**Assigned task**
All of the data needs to be reproduced with no alterations.

[Stored items]
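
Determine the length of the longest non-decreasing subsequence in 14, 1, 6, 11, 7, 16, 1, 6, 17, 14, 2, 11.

5

Let dp[i] be the longest non-decreasing subsequence ending at position i. Then dp = [1, 1, 2, 3, 3, 4, 2, 3, 5, 4, 3, 4].
The maximum is 5; one witness is 1, 6, 11, 16, 17 at positions 2,3,4,6,9.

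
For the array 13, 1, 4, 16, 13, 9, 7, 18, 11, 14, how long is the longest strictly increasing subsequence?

Let dp[i] be the longest increasing subsequence ending at position i. Then dp = [1, 1, 2, 3, 3, 3, 3, 4, 4, 5].
The maximum is 5; one witness is 1, 4, 9, 11, 14 at positions 2,3,6,9,10.

5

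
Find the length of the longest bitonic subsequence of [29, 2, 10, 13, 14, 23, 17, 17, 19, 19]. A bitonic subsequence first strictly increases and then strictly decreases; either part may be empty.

6

One longest bitonic subsequence is 2, 10, 13, 14, 23, 19 (positions 2,3,4,5,6,10): it rises to 23 then falls. Length 6 is optimal.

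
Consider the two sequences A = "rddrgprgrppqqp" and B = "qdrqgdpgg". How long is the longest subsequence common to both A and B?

5

A longest common subsequence is drgpg (length 5); the LCS DP confirms no longer common subsequence exists.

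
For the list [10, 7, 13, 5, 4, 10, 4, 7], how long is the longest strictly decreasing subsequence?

Let dp[i] be the longest decreasing subsequence ending at position i. Then dp = [1, 2, 1, 3, 4, 2, 4, 3].
The maximum is 4; one witness is 10, 7, 5, 4 at positions 1,2,4,5.

4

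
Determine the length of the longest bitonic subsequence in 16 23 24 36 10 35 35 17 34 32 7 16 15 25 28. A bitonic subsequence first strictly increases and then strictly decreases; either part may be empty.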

**Task result**
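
Determine the length of the longest non-decreasing subsequence in 14, 1, 6, 11, 7, 16, 1, 6, 17, 14, 2, 11.

5

Let dp[i] be the longest non-decreasing subsequence ending at position i. Then dp = [1, 1, 2, 3, 3, 4, 2, 3, 5, 4, 3, 4].
The maximum is 5; one witness is 1, 6, 11, 16, 17 at positions 2,3,4,6,9.

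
For the array 13, 1, 4, 16, 13, 9, 7, 18, 11, 14, how long is the longest strictly increasing subsequence?

Let dp[i] be the longest increasing subsequence ending at position i. Then dp = [1, 1, 2, 3, 3, 3, 3, 4, 4, 5].
The maximum is 5; one witness is 1, 4, 9, 11, 14 at positions 2,3,6,9,10.

5

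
Find the length of the longest bitonic subsequence of [29, 2, 10, 13, 14, 23, 17, 17, 19, 19]. A bitonic subsequence first strictly increases and then strictly decreases; either part may be empty.

6

One longest bitonic subsequence is 2, 10, 13, 14, 23, 19 (positions 2,3,4,5,6,10): it rises to 23 then falls. Length 6 is optimal.

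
Consider the two sequences A = "rddrgprgrppqqp" and B = "qdrqgdpgg". How long is the longest subsequence common to both A and B?

5

A longest common subsequence is drgpg (length 5); the LCS DP confirms no longer common subsequence exists.

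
For the list [10, 7, 13, 5, 4, 10, 4, 7], how long is the longest strictly decreasing subsequence?

Let dp[i] be the longest decreasing subsequence ending at position i. Then dp = [1, 2, 1, 3, 4, 2, 4, 3].
The maximum is 4; one witness is 10, 7, 5, 4 at positions 1,2,4,5.

4

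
Determine the length of the longest bitonic subsequence in 16 23 24 36 10 35 35 17 34 32 7 16 15 25 28. A bitonic subsequence first strictly increases and then strictly decreases; either part may be empty.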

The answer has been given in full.